* RECORDS PROVIDED *
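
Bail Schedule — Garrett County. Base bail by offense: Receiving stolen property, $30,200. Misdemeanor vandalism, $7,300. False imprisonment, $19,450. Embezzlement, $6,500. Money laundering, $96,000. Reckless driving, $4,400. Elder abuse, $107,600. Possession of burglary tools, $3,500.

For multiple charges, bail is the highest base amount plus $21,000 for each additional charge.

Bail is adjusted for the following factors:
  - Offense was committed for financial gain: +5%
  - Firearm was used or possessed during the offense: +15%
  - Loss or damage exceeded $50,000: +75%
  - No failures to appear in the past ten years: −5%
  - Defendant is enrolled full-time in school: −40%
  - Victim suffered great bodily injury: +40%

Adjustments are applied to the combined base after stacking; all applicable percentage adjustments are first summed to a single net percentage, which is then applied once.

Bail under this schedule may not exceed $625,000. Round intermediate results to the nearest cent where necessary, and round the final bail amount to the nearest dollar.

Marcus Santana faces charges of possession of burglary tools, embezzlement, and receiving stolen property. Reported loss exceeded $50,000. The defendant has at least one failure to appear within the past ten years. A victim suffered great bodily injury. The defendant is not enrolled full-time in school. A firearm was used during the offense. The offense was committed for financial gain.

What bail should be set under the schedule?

Base amounts from the schedule: possession of burglary tools $3,500; embezzlement $6,500; receiving stolen property $30,200.
Stacking rule: highest base plus $21,000 per additional charge. Highest is receiving stolen property at $30,200; 2 additional charges → +$42,000. Combined base = $72,200.
Net percentage adjustment: +5% +15% +75% +40% = +135%. $72,200 × 2.35 = $169,670.
$169,670 is within the $625,000 maximum.

$169,670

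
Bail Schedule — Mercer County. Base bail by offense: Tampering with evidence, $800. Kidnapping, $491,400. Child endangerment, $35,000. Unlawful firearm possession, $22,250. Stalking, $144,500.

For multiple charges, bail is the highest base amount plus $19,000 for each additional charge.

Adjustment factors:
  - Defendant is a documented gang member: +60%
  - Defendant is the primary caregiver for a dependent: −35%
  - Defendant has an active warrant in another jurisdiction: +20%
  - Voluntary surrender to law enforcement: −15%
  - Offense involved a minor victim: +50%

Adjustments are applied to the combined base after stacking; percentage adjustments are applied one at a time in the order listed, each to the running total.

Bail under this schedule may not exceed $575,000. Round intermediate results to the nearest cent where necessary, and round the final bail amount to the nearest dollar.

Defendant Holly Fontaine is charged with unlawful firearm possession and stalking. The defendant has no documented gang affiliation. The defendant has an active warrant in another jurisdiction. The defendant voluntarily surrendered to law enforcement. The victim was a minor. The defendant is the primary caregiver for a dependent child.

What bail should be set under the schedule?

Base amounts from the schedule: unlawful firearm possession $22,250; stalking $144,500.
Stacking rule: highest base plus $19,000 per additional charge. Highest is stalking at $144,500; 1 additional charge → +$19,000. Combined base = $163,500.
Defendant is the primary caregiver for a dependent (−35%): $163,500 × 0.65 = $106,275.
Defendant has an active warrant in another jurisdiction (+20%): $106,275 × 1.2 = $127,530.
Voluntary surrender to law enforcement (−15%): $127,530 × 0.85 = $108,400.50.
Offense involved a minor victim (+50%): $108,400.50 × 1.5 = $162,600.75.
$162,600.75 is within the $575,000 maximum.
Rounded to the nearest dollar: $162,601.

$162,601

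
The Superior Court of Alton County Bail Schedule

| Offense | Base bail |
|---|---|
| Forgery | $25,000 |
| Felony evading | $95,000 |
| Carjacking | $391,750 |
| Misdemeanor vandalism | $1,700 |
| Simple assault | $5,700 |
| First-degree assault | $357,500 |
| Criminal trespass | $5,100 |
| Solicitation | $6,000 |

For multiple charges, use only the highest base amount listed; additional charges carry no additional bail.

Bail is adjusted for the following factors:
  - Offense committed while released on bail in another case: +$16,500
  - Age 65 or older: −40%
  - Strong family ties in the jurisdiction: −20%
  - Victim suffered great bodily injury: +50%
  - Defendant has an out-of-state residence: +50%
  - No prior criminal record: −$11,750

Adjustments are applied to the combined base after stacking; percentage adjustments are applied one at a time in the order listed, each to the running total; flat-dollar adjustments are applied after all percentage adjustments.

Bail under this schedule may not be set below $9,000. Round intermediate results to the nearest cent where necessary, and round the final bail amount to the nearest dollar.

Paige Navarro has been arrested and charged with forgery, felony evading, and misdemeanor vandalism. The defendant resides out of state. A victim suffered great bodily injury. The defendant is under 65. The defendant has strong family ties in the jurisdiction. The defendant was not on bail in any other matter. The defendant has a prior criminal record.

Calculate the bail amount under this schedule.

$171,000

Base amounts from the schedule: forgery $25,000; felony evading $95,000; misdemeanor vandalism $1,700.
Stacking rule: use the highest base only. Highest is felony evading at $95,000. Combined base = $95,000.
Strong family ties in the jurisdiction (−20%): $95,000 × 0.8 = $76,000.
Victim suffered great bodily injury (+50%): $76,000 × 1.5 = $114,000.
Defendant has an out-of-state residence (+50%): $114,000 × 1.5 = $171,000.
$171,000 is at or above the $9,000 minimum.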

* AIM OF THE EXERCISE *
Return word for word the lines above from the line with "Bail Schedule — Mercer" to the line with "Defendant Holly Fontaine", including both and leaving out all others.

* RESULT BELOW *
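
Bail Schedule — Mercer County. Base bail by offense: Tampering with evidence, $800. Kidnapping, $491,400. Child endangerment, $35,000. Unlawful firearm possession, $22,250. Stalking, $144,500.

For multiple charges, bail is the highest base amount plus $19,000 for each additional charge.

Adjustment factors:
  - Defendant is a documented gang member: +60%
  - Defendant is the primary caregiver for a dependent: −35%
  - Defendant has an active warrant in another jurisdiction: +20%
  - Voluntary surrender to law enforcement: −15%
  - Offense involved a minor victim: +50%

Adjustments are applied to the combined base after stacking; percentage adjustments are applied one at a time in the order listed, each to the running total.

Bail under this schedule may not exceed $575,000. Round intermediate results to the nearest cent where necessary, and round the final bail amount to the nearest dollar.

Defendant Holly Fontaine is charged with unlawful firearm possession and stalking. The defendant has no documented gang affiliation. The defendant has an active warrant in another jurisdiction. The defendant voluntarily surrendered to law enforcement. The victim was a minor. The defendant is the primary caregiver for a dependent child.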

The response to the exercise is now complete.